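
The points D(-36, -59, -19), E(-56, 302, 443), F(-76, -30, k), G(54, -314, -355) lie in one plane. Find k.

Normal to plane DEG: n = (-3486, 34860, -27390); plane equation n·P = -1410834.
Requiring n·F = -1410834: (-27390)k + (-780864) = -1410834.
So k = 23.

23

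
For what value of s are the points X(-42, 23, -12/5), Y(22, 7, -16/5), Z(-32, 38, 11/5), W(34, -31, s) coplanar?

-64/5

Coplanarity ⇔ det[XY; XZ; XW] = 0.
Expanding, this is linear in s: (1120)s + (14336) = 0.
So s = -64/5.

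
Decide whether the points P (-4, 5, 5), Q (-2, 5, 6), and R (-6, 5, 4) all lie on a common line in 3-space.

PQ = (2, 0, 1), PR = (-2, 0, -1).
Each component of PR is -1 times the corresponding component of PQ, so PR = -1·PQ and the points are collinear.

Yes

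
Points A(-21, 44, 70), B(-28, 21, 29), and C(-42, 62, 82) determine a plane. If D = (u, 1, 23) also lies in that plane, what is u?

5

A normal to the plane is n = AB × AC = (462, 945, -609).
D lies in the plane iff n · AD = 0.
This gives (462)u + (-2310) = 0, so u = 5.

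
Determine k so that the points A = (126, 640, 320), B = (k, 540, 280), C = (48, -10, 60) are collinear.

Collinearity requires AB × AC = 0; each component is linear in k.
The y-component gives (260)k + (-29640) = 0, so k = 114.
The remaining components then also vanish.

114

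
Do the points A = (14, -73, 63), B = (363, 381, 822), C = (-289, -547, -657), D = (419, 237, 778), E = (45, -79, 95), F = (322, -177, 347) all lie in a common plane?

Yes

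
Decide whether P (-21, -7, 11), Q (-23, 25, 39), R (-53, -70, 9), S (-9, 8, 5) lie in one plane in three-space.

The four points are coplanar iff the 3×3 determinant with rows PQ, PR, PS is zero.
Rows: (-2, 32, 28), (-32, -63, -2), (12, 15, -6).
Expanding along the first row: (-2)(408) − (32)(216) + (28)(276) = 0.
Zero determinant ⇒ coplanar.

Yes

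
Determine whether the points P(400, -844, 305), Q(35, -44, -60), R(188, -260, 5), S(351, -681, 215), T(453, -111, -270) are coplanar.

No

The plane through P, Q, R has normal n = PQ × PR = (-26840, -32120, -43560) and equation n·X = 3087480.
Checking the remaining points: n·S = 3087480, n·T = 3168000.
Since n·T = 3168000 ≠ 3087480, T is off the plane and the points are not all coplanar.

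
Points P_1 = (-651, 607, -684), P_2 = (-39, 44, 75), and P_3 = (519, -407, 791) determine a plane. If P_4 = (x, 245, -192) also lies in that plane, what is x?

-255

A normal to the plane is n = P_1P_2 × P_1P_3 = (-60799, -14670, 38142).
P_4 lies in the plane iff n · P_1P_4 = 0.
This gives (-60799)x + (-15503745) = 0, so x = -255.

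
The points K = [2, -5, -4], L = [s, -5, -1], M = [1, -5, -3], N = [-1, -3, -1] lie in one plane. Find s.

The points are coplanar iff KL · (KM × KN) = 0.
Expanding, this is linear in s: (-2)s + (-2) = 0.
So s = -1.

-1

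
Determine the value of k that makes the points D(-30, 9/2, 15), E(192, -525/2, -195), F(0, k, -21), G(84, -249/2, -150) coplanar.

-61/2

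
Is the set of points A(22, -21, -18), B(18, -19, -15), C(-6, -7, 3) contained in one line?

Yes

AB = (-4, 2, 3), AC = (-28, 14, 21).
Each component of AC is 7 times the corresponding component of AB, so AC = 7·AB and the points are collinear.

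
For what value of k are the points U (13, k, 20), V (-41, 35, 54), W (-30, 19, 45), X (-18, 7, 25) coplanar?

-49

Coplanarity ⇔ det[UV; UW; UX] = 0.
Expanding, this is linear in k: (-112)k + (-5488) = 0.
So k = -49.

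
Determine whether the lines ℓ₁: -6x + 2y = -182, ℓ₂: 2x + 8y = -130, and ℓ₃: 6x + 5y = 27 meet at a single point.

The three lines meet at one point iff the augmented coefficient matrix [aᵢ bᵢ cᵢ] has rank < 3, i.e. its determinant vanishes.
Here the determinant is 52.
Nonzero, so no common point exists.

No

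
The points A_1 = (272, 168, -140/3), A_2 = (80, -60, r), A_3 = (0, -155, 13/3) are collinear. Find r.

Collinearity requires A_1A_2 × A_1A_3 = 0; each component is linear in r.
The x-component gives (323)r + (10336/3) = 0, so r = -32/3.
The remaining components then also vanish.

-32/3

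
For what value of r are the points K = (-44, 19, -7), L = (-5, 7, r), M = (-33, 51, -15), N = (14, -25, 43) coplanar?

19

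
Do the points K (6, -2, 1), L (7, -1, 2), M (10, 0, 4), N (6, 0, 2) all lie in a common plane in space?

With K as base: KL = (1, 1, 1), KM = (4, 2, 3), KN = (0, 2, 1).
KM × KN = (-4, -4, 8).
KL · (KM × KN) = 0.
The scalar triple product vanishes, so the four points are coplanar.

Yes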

============================================================

ACTIVITY:
Repeat all of the records verbatim, leaving nothing out.

EXERCISE OUTPUT:
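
The points D(-36, -59, -19), E(-56, 302, 443), F(-76, -30, k), G(54, -314, -355) lie in one plane. Find k.

Normal to plane DEG: n = (-3486, 34860, -27390); plane equation n·P = -1410834.
Requiring n·F = -1410834: (-27390)k + (-780864) = -1410834.
So k = 23.

23

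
For what value of s are the points X(-42, 23, -12/5), Y(22, 7, -16/5), Z(-32, 38, 11/5), W(34, -31, s) coplanar?

-64/5

Coplanarity ⇔ det[XY; XZ; XW] = 0.
Expanding, this is linear in s: (1120)s + (14336) = 0.
So s = -64/5.

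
Decide whether the points P (-4, 5, 5), Q (-2, 5, 6), and R (-6, 5, 4) all lie on a common line in 3-space.

PQ = (2, 0, 1), PR = (-2, 0, -1).
Each component of PR is -1 times the corresponding component of PQ, so PR = -1·PQ and the points are collinear.

Yes

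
Points A(-21, 44, 70), B(-28, 21, 29), and C(-42, 62, 82) determine a plane. If D = (u, 1, 23) also lies in that plane, what is u?

5

A normal to the plane is n = AB × AC = (462, 945, -609).
D lies in the plane iff n · AD = 0.
This gives (462)u + (-2310) = 0, so u = 5.

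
Determine k so that the points A = (126, 640, 320), B = (k, 540, 280), C = (48, -10, 60) are collinear.

Collinearity requires AB × AC = 0; each component is linear in k.
The y-component gives (260)k + (-29640) = 0, so k = 114.
The remaining components then also vanish.

114

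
Do the points A = (14, -73, 63), B = (363, 381, 822), C = (-289, -547, -657), D = (419, 237, 778), E = (45, -79, 95), F = (322, -177, 347) all lie in a common plane?

Yes

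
Decide whether P (-21, -7, 11), Q (-23, 25, 39), R (-53, -70, 9), S (-9, 8, 5) lie in one plane in three-space.

The four points are coplanar iff the 3×3 determinant with rows PQ, PR, PS is zero.
Rows: (-2, 32, 28), (-32, -63, -2), (12, 15, -6).
Expanding along the first row: (-2)(408) − (32)(216) + (28)(276) = 0.
Zero determinant ⇒ coplanar.

Yes

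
Determine whether the points P(400, -844, 305), Q(35, -44, -60), R(188, -260, 5), S(351, -681, 215), T(453, -111, -270) are coplanar.

No

The plane through P, Q, R has normal n = PQ × PR = (-26840, -32120, -43560) and equation n·X = 3087480.
Checking the remaining points: n·S = 3087480, n·T = 3168000.
Since n·T = 3168000 ≠ 3087480, T is off the plane and the points are not all coplanar.

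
Points P_1 = (-651, 607, -684), P_2 = (-39, 44, 75), and P_3 = (519, -407, 791) determine a plane. If P_4 = (x, 245, -192) also lies in that plane, what is x?

-255

A normal to the plane is n = P_1P_2 × P_1P_3 = (-60799, -14670, 38142).
P_4 lies in the plane iff n · P_1P_4 = 0.
This gives (-60799)x + (-15503745) = 0, so x = -255.

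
The points K = [2, -5, -4], L = [s, -5, -1], M = [1, -5, -3], N = [-1, -3, -1] lie in one plane. Find s.

The points are coplanar iff KL · (KM × KN) = 0.
Expanding, this is linear in s: (-2)s + (-2) = 0.
So s = -1.

-1

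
Determine the value of k that makes the points D(-30, 9/2, 15), E(192, -525/2, -195), F(0, k, -21), G(84, -249/2, -150) coplanar.

-61/2

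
Is the set of points A(22, -21, -18), B(18, -19, -15), C(-6, -7, 3) contained in one line?

Yes

AB = (-4, 2, 3), AC = (-28, 14, 21).
Each component of AC is 7 times the corresponding component of AB, so AC = 7·AB and the points are collinear.

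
For what value of k are the points U (13, k, 20), V (-41, 35, 54), W (-30, 19, 45), X (-18, 7, 25) coplanar?

-49

Coplanarity ⇔ det[UV; UW; UX] = 0.
Expanding, this is linear in k: (-112)k + (-5488) = 0.
So k = -49.

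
Determine whether the lines ℓ₁: -6x + 2y = -182, ℓ₂: 2x + 8y = -130, and ℓ₃: 6x + 5y = 27 meet at a single point.

The three lines meet at one point iff the augmented coefficient matrix [aᵢ bᵢ cᵢ] has rank < 3, i.e. its determinant vanishes.
Here the determinant is 52.
Nonzero, so no common point exists.

No

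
The points A_1 = (272, 168, -140/3), A_2 = (80, -60, r), A_3 = (0, -155, 13/3) are collinear. Find r.

Collinearity requires A_1A_2 × A_1A_3 = 0; each component is linear in r.
The x-component gives (323)r + (10336/3) = 0, so r = -32/3.
The remaining components then also vanish.

-32/3

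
For what value of r are the points K = (-44, 19, -7), L = (-5, 7, r), M = (-33, 51, -15), N = (14, -25, 43) coplanar?

19

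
Do the points K (6, -2, 1), L (7, -1, 2), M (10, 0, 4), N (6, 0, 2) all lie in a common plane in space?

With K as base: KL = (1, 1, 1), KM = (4, 2, 3), KN = (0, 2, 1).
KM × KN = (-4, -4, 8).
KL · (KM × KN) = 0.
The scalar triple product vanishes, so the four points are coplanar.

Yes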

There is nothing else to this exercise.